What is needed: Please copy out every line in the entries that includes the word "numeric".

[Dataset entries]
══════════════════════════════

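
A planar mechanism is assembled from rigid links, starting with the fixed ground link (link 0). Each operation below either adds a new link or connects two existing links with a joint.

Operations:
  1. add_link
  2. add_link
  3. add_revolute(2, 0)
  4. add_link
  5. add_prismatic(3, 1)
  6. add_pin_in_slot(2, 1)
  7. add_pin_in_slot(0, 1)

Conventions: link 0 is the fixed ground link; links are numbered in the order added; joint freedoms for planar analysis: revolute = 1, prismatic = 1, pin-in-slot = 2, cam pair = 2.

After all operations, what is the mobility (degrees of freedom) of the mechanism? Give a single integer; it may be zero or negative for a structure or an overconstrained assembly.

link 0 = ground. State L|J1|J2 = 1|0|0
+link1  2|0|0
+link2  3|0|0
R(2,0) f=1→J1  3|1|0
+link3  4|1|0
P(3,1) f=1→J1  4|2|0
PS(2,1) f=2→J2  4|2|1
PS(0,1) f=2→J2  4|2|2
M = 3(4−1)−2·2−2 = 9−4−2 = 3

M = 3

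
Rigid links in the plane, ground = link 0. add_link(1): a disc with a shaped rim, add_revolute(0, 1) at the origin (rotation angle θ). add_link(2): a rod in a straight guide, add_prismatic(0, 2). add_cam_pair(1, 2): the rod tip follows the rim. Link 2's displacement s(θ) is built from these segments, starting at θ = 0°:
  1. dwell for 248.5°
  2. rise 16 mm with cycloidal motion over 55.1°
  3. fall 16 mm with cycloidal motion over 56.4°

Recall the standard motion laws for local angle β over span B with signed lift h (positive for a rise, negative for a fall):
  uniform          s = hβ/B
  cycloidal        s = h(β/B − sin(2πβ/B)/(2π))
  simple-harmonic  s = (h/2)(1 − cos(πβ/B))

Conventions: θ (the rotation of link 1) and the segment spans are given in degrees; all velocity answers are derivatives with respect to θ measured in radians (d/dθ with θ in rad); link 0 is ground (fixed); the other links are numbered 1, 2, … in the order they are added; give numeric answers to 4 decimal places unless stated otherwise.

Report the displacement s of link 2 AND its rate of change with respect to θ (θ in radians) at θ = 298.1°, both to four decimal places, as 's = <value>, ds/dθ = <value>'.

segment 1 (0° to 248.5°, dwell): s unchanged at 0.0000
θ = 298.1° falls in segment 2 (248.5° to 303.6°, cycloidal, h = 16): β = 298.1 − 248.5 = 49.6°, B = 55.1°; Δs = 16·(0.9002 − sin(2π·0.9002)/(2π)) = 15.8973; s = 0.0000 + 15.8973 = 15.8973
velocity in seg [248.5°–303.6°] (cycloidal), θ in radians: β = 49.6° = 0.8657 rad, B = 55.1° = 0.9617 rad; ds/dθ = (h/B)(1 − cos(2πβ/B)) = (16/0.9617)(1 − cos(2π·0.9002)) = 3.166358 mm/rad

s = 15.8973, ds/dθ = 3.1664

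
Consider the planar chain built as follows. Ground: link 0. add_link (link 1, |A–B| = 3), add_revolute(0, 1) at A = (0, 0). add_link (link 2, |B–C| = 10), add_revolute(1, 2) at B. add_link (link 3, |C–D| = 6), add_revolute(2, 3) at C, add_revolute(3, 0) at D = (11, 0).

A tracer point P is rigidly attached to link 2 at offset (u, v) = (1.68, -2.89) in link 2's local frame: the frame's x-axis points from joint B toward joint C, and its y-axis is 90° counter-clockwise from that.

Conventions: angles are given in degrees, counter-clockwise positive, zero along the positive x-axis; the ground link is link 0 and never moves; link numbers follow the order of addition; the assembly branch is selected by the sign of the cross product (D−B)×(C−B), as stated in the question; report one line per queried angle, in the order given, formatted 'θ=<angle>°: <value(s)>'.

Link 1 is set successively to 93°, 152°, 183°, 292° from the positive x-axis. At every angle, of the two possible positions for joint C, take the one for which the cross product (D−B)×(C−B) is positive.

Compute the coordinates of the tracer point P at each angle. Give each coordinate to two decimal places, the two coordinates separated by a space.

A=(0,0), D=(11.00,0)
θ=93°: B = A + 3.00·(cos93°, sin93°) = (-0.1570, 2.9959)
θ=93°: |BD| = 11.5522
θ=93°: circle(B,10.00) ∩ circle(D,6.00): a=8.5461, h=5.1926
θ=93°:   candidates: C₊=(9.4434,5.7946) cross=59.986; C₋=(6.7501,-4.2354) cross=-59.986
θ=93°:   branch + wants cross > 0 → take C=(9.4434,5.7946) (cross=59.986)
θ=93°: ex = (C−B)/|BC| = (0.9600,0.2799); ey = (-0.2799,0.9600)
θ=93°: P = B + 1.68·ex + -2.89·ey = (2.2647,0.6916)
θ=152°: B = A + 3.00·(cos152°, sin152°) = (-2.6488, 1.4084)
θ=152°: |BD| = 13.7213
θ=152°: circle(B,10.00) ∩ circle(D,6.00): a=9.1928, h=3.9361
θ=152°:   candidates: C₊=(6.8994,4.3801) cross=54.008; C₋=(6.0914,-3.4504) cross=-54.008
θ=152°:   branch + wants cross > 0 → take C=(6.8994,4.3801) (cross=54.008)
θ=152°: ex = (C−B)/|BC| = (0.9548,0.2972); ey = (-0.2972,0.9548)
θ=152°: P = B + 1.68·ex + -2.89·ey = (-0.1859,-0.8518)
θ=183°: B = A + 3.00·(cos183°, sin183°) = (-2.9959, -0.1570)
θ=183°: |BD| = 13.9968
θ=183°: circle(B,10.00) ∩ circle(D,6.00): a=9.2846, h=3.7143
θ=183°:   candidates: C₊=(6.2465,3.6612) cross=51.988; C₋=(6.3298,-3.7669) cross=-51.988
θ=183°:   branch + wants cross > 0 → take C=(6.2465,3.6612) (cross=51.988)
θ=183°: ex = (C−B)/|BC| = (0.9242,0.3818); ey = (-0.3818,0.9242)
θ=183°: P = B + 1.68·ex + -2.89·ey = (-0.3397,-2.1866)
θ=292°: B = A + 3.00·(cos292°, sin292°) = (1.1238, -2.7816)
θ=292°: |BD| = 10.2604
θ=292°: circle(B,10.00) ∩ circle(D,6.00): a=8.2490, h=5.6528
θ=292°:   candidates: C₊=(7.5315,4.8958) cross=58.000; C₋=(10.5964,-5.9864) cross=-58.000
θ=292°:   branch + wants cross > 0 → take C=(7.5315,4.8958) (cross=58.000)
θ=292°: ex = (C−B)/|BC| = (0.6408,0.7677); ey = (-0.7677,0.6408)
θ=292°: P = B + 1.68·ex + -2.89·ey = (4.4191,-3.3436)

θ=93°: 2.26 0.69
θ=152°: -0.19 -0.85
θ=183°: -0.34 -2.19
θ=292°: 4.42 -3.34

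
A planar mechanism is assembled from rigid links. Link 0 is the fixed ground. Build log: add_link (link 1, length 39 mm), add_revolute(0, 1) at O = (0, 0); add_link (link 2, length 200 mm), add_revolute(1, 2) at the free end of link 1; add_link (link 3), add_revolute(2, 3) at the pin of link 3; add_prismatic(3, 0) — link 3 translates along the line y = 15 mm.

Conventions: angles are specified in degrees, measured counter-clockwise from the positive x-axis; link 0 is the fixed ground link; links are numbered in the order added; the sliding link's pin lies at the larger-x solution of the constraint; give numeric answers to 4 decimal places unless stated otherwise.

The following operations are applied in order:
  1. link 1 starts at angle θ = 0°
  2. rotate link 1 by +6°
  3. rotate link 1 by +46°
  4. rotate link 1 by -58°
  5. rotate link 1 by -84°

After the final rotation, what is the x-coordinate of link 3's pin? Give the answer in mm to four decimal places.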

══════════════════════════════

Reply:
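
Conventions: θ (the rotation of link 1) and the segment spans are given in degrees; all velocity answers are derivatives with respect to θ measured in radians (d/dθ with θ in rad); link 0 is ground (fixed); the other links are numbered 1, 2, … in the order they are added; give numeric answers to 4 decimal places unless stated otherwise.
Conventions: angles are specified in degrees, measured counter-clockwise from the positive x-axis; link 0 is the fixed ground link; links are numbered in the order added; the sliding link's pin lies at the larger-x solution of the constraint; give numeric answers to 4 decimal places unless stated otherwise.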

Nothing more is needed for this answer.